INSTRUCTIONS FOR THE TASK → What follows is a set of records; copy all of it exactly.

### SOURCE MATERIAL ###

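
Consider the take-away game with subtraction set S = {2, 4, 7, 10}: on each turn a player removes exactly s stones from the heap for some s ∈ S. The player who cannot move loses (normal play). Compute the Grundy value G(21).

G(0) = 0
G(1) = mex{} = 0
G(2) = mex{0} = 1
G(3) = mex{0} = 1
G(4) = mex{1,0} = 2
G(5) = mex{1,0} = 2
G(6) = mex{2,1} = 0
G(7) = mex{2,1,0} = 3
G(8) = mex{0,2,0} = 1
G(9) = mex{3,2,1} = 0
G(10) = mex{1,0,1,0} = 2
G(11) = mex{0,3,2,0} = 1
G(12) = mex{2,1,2,1} = 0
G(13) = mex{1,0,0,1} = 2
G(14) = mex{0,2,3,2} = 1
G(15) = mex{2,1,1,2} = 0
G(16) = mex{1,0,0,0} = 2
G(17) = mex{0,2,2,3} = 1
G(18) = mex{2,1,1,1} = 0
G(19) = mex{1,0,0,0} = 2
G(20) = mex{0,2,2,2} = 1
G(21) = mex{2,1,1,1} = 0

0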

###

EXERCISE ANSWER →
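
Consider the take-away game with subtraction set S = {2, 4, 7, 10}: on each turn a player removes exactly s stones from the heap for some s ∈ S. The player who cannot move loses (normal play). Compute the Grundy value G(21).

G(0) = 0
G(1) = mex{} = 0
G(2) = mex{0} = 1
G(3) = mex{0} = 1
G(4) = mex{1,0} = 2
G(5) = mex{1,0} = 2
G(6) = mex{2,1} = 0
G(7) = mex{2,1,0} = 3
G(8) = mex{0,2,0} = 1
G(9) = mex{3,2,1} = 0
G(10) = mex{1,0,1,0} = 2
G(11) = mex{0,3,2,0} = 1
G(12) = mex{2,1,2,1} = 0
G(13) = mex{1,0,0,1} = 2
G(14) = mex{0,2,3,2} = 1
G(15) = mex{2,1,1,2} = 0
G(16) = mex{1,0,0,0} = 2
G(17) = mex{0,2,2,3} = 1
G(18) = mex{2,1,1,1} = 0
G(19) = mex{1,0,0,0} = 2
G(20) = mex{0,2,2,2} = 1
G(21) = mex{2,1,1,1} = 0

0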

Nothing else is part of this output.